## Task requirements
No line of the records may be dropped; print them all again exactly.

——

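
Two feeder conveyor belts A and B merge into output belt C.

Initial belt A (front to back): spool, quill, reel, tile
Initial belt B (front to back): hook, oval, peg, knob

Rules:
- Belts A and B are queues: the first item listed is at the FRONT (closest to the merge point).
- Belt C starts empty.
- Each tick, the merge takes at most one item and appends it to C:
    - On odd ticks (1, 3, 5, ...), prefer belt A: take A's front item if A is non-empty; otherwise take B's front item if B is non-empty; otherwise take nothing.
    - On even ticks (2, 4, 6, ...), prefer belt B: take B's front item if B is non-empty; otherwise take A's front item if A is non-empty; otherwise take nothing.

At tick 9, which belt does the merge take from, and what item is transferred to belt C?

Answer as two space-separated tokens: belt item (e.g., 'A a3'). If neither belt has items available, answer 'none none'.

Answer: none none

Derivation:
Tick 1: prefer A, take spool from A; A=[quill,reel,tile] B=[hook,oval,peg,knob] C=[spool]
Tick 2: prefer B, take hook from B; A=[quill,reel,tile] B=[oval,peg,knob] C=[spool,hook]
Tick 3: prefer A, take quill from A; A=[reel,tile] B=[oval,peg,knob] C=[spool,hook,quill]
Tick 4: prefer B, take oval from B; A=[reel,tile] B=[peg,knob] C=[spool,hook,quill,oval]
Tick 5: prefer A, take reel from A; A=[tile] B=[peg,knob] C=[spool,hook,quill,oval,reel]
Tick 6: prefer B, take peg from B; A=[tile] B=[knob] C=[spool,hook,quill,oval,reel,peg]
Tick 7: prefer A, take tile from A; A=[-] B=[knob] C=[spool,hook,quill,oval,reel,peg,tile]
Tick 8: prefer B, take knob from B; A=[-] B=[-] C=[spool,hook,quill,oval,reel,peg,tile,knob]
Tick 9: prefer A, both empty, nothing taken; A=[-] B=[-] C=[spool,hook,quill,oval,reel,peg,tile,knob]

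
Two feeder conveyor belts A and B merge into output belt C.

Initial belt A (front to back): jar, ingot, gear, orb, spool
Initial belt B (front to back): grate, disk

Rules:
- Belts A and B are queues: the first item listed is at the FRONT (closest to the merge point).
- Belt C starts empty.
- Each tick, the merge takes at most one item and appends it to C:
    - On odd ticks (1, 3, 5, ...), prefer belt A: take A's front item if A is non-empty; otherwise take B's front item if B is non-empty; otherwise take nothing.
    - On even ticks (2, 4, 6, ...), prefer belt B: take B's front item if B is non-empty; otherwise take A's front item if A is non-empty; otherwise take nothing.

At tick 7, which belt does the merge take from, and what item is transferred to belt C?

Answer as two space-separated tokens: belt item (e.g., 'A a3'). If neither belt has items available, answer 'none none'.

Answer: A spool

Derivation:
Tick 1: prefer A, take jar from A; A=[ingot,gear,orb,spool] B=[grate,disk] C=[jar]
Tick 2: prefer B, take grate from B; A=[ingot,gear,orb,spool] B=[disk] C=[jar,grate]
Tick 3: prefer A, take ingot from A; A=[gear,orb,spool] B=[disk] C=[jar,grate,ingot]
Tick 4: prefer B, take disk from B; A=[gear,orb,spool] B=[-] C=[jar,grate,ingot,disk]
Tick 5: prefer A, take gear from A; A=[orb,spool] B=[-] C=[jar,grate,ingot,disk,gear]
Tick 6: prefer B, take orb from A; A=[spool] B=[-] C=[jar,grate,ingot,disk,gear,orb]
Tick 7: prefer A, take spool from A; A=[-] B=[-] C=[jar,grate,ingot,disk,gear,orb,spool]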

——

## Reply
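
Two feeder conveyor belts A and B merge into output belt C.

Initial belt A (front to back): spool, quill, reel, tile
Initial belt B (front to back): hook, oval, peg, knob

Rules:
- Belts A and B are queues: the first item listed is at the FRONT (closest to the merge point).
- Belt C starts empty.
- Each tick, the merge takes at most one item and appends it to C:
    - On odd ticks (1, 3, 5, ...), prefer belt A: take A's front item if A is non-empty; otherwise take B's front item if B is non-empty; otherwise take nothing.
    - On even ticks (2, 4, 6, ...), prefer belt B: take B's front item if B is non-empty; otherwise take A's front item if A is non-empty; otherwise take nothing.

At tick 9, which belt does the merge take from, and what item is transferred to belt C?

Answer as two space-separated tokens: belt item (e.g., 'A a3'). If neither belt has items available, answer 'none none'.

Answer: none none

Derivation:
Tick 1: prefer A, take spool from A; A=[quill,reel,tile] B=[hook,oval,peg,knob] C=[spool]
Tick 2: prefer B, take hook from B; A=[quill,reel,tile] B=[oval,peg,knob] C=[spool,hook]
Tick 3: prefer A, take quill from A; A=[reel,tile] B=[oval,peg,knob] C=[spool,hook,quill]
Tick 4: prefer B, take oval from B; A=[reel,tile] B=[peg,knob] C=[spool,hook,quill,oval]
Tick 5: prefer A, take reel from A; A=[tile] B=[peg,knob] C=[spool,hook,quill,oval,reel]
Tick 6: prefer B, take peg from B; A=[tile] B=[knob] C=[spool,hook,quill,oval,reel,peg]
Tick 7: prefer A, take tile from A; A=[-] B=[knob] C=[spool,hook,quill,oval,reel,peg,tile]
Tick 8: prefer B, take knob from B; A=[-] B=[-] C=[spool,hook,quill,oval,reel,peg,tile,knob]
Tick 9: prefer A, both empty, nothing taken; A=[-] B=[-] C=[spool,hook,quill,oval,reel,peg,tile,knob]

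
Two feeder conveyor belts A and B merge into output belt C.

Initial belt A (front to back): jar, ingot, gear, orb, spool
Initial belt B (front to back): grate, disk

Rules:
- Belts A and B are queues: the first item listed is at the FRONT (closest to the merge point).
- Belt C starts empty.
- Each tick, the merge takes at most one item and appends it to C:
    - On odd ticks (1, 3, 5, ...), prefer belt A: take A's front item if A is non-empty; otherwise take B's front item if B is non-empty; otherwise take nothing.
    - On even ticks (2, 4, 6, ...), prefer belt B: take B's front item if B is non-empty; otherwise take A's front item if A is non-empty; otherwise take nothing.

At tick 7, which belt does the merge take from, and what item is transferred to belt C?

Answer as two space-separated tokens: belt item (e.g., 'A a3'). If neither belt has items available, answer 'none none'.

Answer: A spool

Derivation:
Tick 1: prefer A, take jar from A; A=[ingot,gear,orb,spool] B=[grate,disk] C=[jar]
Tick 2: prefer B, take grate from B; A=[ingot,gear,orb,spool] B=[disk] C=[jar,grate]
Tick 3: prefer A, take ingot from A; A=[gear,orb,spool] B=[disk] C=[jar,grate,ingot]
Tick 4: prefer B, take disk from B; A=[gear,orb,spool] B=[-] C=[jar,grate,ingot,disk]
Tick 5: prefer A, take gear from A; A=[orb,spool] B=[-] C=[jar,grate,ingot,disk,gear]
Tick 6: prefer B, take orb from A; A=[spool] B=[-] C=[jar,grate,ingot,disk,gear,orb]
Tick 7: prefer A, take spool from A; A=[-] B=[-] C=[jar,grate,ingot,disk,gear,orb,spool]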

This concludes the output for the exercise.